- **GOAL OF THE EXERCISE**: All entries must be transcribed exactly, down to the last character.
===== DATA
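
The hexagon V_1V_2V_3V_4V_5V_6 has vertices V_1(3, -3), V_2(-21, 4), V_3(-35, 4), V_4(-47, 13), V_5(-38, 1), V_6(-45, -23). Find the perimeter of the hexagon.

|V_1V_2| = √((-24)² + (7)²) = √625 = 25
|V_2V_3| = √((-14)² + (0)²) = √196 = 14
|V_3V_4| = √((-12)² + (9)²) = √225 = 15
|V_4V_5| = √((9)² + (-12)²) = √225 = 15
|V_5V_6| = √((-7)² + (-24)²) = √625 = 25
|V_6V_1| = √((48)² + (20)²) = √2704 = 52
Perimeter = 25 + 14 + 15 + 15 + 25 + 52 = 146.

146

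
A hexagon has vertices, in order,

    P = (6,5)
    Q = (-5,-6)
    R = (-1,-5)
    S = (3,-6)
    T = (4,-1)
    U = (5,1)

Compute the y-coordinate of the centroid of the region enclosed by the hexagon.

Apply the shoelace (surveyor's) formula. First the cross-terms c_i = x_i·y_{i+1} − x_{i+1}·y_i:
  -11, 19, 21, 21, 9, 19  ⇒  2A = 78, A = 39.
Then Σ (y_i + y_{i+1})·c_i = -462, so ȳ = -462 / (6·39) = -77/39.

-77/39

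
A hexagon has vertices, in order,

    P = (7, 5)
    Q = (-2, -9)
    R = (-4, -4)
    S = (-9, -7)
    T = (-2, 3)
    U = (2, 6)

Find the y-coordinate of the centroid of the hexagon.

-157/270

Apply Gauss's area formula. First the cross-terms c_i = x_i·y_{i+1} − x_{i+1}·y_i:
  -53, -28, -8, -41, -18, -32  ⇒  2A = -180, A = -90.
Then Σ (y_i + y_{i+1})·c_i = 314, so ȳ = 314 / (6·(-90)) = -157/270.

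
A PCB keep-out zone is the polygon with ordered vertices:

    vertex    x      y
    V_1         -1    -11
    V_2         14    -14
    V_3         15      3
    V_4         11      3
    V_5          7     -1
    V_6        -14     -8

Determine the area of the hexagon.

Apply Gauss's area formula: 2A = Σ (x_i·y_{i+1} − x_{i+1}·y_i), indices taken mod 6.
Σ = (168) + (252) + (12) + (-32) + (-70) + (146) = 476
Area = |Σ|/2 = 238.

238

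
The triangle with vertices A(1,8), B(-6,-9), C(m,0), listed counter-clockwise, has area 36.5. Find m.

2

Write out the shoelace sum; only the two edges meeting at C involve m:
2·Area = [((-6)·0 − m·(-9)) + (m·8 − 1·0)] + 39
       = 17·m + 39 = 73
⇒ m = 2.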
==========
- **WRITTEN RESPONSE**:
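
The hexagon V_1V_2V_3V_4V_5V_6 has vertices V_1(3, -3), V_2(-21, 4), V_3(-35, 4), V_4(-47, 13), V_5(-38, 1), V_6(-45, -23). Find the perimeter of the hexagon.

|V_1V_2| = √((-24)² + (7)²) = √625 = 25
|V_2V_3| = √((-14)² + (0)²) = √196 = 14
|V_3V_4| = √((-12)² + (9)²) = √225 = 15
|V_4V_5| = √((9)² + (-12)²) = √225 = 15
|V_5V_6| = √((-7)² + (-24)²) = √625 = 25
|V_6V_1| = √((48)² + (20)²) = √2704 = 52
Perimeter = 25 + 14 + 15 + 15 + 25 + 52 = 146.

146

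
A hexagon has vertices, in order,

    P = (6,5)
    Q = (-5,-6)
    R = (-1,-5)
    S = (3,-6)
    T = (4,-1)
    U = (5,1)

Compute the y-coordinate of the centroid of the region enclosed by the hexagon.

Apply the shoelace (surveyor's) formula. First the cross-terms c_i = x_i·y_{i+1} − x_{i+1}·y_i:
  -11, 19, 21, 21, 9, 19  ⇒  2A = 78, A = 39.
Then Σ (y_i + y_{i+1})·c_i = -462, so ȳ = -462 / (6·39) = -77/39.

-77/39

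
A hexagon has vertices, in order,

    P = (7, 5)
    Q = (-2, -9)
    R = (-4, -4)
    S = (-9, -7)
    T = (-2, 3)
    U = (2, 6)

Find the y-coordinate of the centroid of the hexagon.

-157/270

Apply Gauss's area formula. First the cross-terms c_i = x_i·y_{i+1} − x_{i+1}·y_i:
  -53, -28, -8, -41, -18, -32  ⇒  2A = -180, A = -90.
Then Σ (y_i + y_{i+1})·c_i = 314, so ȳ = 314 / (6·(-90)) = -157/270.

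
A PCB keep-out zone is the polygon with ordered vertices:

    vertex    x      y
    V_1         -1    -11
    V_2         14    -14
    V_3         15      3
    V_4         11      3
    V_5          7     -1
    V_6        -14     -8

Determine the area of the hexagon.

Apply Gauss's area formula: 2A = Σ (x_i·y_{i+1} − x_{i+1}·y_i), indices taken mod 6.
Σ = (168) + (252) + (12) + (-32) + (-70) + (146) = 476
Area = |Σ|/2 = 238.

238

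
The triangle with vertices A(1,8), B(-6,-9), C(m,0), listed counter-clockwise, has area 36.5. Find m.

2

Write out the shoelace sum; only the two edges meeting at C involve m:
2·Area = [((-6)·0 − m·(-9)) + (m·8 − 1·0)] + 39
       = 17·m + 39 = 73
⇒ m = 2.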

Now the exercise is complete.